** Your instructions **
Select every line containing the word "chain" from the material, and copy those lines.

--- Records for this exercise Enclosed Below ---

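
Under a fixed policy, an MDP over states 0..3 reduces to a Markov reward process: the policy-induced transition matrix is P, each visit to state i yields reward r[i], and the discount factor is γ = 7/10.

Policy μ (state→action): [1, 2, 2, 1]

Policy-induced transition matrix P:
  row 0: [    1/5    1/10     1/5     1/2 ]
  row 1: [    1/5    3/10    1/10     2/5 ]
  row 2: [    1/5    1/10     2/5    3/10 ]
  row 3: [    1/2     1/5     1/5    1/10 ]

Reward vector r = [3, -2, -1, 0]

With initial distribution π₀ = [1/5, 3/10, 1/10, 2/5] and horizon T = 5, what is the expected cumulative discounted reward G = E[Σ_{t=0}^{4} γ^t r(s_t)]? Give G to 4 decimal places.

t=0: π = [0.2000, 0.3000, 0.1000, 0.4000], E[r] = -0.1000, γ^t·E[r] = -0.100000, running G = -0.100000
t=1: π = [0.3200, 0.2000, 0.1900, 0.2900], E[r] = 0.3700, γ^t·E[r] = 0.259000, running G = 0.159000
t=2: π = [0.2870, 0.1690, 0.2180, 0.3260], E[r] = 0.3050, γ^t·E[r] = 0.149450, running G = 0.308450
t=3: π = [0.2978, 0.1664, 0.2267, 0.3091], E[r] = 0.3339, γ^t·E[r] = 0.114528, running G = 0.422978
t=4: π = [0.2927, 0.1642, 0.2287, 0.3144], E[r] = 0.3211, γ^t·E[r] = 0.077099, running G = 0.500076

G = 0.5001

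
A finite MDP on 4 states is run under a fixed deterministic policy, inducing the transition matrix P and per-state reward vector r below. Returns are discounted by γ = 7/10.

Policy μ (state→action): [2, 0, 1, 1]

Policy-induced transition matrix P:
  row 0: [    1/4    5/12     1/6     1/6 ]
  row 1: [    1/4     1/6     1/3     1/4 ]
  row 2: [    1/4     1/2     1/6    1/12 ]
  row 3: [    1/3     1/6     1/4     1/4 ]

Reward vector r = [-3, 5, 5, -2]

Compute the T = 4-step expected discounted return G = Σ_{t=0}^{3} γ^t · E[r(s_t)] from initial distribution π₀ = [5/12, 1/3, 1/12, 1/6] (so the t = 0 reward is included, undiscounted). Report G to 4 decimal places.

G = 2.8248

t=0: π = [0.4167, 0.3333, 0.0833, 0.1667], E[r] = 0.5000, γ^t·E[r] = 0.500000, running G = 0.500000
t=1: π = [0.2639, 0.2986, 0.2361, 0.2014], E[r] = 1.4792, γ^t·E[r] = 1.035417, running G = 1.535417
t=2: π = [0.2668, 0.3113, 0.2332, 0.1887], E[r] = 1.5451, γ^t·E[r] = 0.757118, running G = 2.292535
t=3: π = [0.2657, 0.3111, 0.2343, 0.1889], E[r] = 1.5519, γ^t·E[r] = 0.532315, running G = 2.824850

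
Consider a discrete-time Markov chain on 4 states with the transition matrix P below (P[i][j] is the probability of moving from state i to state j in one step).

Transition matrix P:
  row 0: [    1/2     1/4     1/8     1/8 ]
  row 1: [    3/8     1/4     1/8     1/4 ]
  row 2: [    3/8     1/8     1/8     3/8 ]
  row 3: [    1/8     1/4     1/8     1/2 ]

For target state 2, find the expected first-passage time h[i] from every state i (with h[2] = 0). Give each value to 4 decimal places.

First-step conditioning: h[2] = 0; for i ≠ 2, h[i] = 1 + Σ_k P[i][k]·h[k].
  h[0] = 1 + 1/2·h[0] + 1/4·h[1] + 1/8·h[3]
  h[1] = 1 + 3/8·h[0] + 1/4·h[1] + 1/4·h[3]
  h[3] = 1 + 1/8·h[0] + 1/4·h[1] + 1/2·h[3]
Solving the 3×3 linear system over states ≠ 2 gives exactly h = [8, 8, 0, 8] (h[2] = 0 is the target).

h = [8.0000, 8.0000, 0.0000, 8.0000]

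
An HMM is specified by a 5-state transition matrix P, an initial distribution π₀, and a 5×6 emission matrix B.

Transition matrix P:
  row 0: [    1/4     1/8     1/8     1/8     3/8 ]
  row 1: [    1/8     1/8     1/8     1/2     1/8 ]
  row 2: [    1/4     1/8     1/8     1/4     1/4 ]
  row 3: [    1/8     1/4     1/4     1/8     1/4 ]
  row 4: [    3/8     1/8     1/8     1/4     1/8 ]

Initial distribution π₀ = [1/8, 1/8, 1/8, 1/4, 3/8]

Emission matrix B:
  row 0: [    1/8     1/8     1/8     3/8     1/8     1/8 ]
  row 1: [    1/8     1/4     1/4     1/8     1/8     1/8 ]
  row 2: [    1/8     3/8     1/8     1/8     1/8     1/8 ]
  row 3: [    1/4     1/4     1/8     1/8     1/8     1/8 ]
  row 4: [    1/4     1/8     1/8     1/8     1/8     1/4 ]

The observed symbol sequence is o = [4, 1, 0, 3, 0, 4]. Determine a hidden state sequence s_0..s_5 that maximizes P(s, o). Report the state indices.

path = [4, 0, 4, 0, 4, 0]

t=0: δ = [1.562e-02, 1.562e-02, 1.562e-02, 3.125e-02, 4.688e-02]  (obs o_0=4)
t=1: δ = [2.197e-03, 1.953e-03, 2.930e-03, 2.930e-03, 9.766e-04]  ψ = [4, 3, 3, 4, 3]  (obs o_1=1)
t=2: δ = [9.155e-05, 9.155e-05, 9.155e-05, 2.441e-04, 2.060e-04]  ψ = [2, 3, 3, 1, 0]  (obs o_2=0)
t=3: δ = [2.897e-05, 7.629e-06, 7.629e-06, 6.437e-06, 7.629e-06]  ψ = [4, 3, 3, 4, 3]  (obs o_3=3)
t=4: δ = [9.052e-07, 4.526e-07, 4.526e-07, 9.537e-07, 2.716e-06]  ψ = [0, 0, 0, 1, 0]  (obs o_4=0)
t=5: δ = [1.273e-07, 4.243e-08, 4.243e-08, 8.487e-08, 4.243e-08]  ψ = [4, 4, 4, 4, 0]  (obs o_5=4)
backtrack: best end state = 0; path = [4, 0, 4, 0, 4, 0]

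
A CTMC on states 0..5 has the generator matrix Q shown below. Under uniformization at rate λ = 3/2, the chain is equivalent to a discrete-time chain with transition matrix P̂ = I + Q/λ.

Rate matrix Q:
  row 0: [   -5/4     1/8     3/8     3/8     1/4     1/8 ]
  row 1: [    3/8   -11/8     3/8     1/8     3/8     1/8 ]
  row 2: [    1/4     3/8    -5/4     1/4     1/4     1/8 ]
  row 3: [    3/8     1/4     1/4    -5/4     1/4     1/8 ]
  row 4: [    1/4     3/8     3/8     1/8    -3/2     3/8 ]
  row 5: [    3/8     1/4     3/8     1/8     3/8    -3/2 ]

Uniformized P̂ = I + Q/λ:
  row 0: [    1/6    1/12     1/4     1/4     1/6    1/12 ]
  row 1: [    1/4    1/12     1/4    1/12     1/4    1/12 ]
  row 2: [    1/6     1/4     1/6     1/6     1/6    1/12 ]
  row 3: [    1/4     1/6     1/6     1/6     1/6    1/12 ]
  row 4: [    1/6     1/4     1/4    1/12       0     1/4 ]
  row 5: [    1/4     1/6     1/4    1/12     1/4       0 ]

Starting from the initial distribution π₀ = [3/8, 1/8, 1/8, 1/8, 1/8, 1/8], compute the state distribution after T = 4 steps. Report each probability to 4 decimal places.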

--- End of Enclosed Records for this exercise ---

** Output of the exercise **
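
Consider a discrete-time Markov chain on 4 states with the transition matrix P below (P[i][j] is the probability of moving from state i to state j in one step).
A CTMC on states 0..5 has the generator matrix Q shown below. Under uniformization at rate λ = 3/2, the chain is equivalent to a discrete-time chain with transition matrix P̂ = I + Q/λ.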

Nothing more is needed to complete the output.